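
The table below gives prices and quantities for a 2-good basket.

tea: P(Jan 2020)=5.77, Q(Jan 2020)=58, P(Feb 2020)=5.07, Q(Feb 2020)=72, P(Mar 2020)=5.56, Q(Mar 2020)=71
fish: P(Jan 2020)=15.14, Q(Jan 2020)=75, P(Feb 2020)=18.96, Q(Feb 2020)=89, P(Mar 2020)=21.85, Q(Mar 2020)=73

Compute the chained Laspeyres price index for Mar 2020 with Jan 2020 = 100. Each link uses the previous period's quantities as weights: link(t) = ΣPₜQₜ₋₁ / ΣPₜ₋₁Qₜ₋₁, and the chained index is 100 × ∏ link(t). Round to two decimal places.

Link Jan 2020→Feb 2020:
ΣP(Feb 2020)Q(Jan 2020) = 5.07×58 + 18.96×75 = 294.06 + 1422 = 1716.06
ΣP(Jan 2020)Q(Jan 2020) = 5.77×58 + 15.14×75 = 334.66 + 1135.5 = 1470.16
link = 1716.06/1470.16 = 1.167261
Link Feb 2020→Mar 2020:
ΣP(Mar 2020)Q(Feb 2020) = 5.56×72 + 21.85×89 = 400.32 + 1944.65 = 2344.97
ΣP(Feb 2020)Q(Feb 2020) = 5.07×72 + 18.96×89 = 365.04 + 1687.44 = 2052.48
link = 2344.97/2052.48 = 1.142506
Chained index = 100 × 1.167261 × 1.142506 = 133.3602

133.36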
* * *
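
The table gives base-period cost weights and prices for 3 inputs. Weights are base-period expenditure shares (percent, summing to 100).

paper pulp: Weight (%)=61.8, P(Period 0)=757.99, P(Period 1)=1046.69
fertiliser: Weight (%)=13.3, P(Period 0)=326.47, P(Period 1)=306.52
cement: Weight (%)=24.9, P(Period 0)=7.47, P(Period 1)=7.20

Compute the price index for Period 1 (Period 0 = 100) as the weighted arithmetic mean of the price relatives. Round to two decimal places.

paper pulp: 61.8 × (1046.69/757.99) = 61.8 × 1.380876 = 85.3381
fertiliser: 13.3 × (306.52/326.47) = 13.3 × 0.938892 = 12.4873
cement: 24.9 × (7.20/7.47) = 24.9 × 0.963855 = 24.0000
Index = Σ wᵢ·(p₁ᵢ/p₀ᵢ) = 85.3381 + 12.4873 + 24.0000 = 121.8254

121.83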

*TASK TO CARRY OUT:*
A single number is the whole answer: how many lines in the entries hold the word "gives".

*EXERCISE ANSWER:*
2